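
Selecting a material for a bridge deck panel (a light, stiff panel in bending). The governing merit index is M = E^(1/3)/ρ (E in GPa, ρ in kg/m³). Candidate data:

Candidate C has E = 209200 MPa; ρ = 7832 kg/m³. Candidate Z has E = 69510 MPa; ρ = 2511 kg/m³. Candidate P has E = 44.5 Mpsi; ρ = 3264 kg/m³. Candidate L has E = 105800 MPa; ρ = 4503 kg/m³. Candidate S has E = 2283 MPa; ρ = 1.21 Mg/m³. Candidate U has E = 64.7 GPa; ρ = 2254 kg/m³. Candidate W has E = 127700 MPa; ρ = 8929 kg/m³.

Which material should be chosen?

candidate P

After converting to SI:
  candidate C: E = 209.2 GPa, ρ = 7832 kg/m³
  candidate Z: E = 69.51 GPa, ρ = 2511 kg/m³
  candidate P: E = 306.8 GPa, ρ = 3264 kg/m³
  candidate L: E = 105.8 GPa, ρ = 4503 kg/m³
  candidate S: E = 2.283 GPa, ρ = 1210 kg/m³
  candidate U: E = 64.70 GPa, ρ = 2254 kg/m³
  candidate W: E = 127.7 GPa, ρ = 8929 kg/m³
  candidate P: M = 2.07×10⁻³
  candidate U: M = 1.78×10⁻³
  candidate Z: M = 1.64×10⁻³
  candidate S: M = 1.09×10⁻³
  candidate L: M = 1.05×10⁻³
  candidate C: M = 0.758×10⁻³
  candidate W: M = 0.564×10⁻³
Highest index: candidate P.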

+-------+

◆ Your instructions ◆
Your task is to restate every record word for word.

◆ Task result ◆
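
Selecting a material for a bridge deck panel (a light, stiff panel in bending). The governing merit index is M = E^(1/3)/ρ (E in GPa, ρ in kg/m³). Candidate data:

Candidate C has E = 209200 MPa; ρ = 7832 kg/m³. Candidate Z has E = 69510 MPa; ρ = 2511 kg/m³. Candidate P has E = 44.5 Mpsi; ρ = 3264 kg/m³. Candidate L has E = 105800 MPa; ρ = 4503 kg/m³. Candidate S has E = 2283 MPa; ρ = 1.21 Mg/m³. Candidate U has E = 64.7 GPa; ρ = 2254 kg/m³. Candidate W has E = 127700 MPa; ρ = 8929 kg/m³.

Which material should be chosen?

candidate P

After converting to SI:
  candidate C: E = 209.2 GPa, ρ = 7832 kg/m³
  candidate Z: E = 69.51 GPa, ρ = 2511 kg/m³
  candidate P: E = 306.8 GPa, ρ = 3264 kg/m³
  candidate L: E = 105.8 GPa, ρ = 4503 kg/m³
  candidate S: E = 2.283 GPa, ρ = 1210 kg/m³
  candidate U: E = 64.70 GPa, ρ = 2254 kg/m³
  candidate W: E = 127.7 GPa, ρ = 8929 kg/m³
  candidate P: M = 2.07×10⁻³
  candidate U: M = 1.78×10⁻³
  candidate Z: M = 1.64×10⁻³
  candidate S: M = 1.09×10⁻³
  candidate L: M = 1.05×10⁻³
  candidate C: M = 0.758×10⁻³
  candidate W: M = 0.564×10⁻³
Highest index: candidate P.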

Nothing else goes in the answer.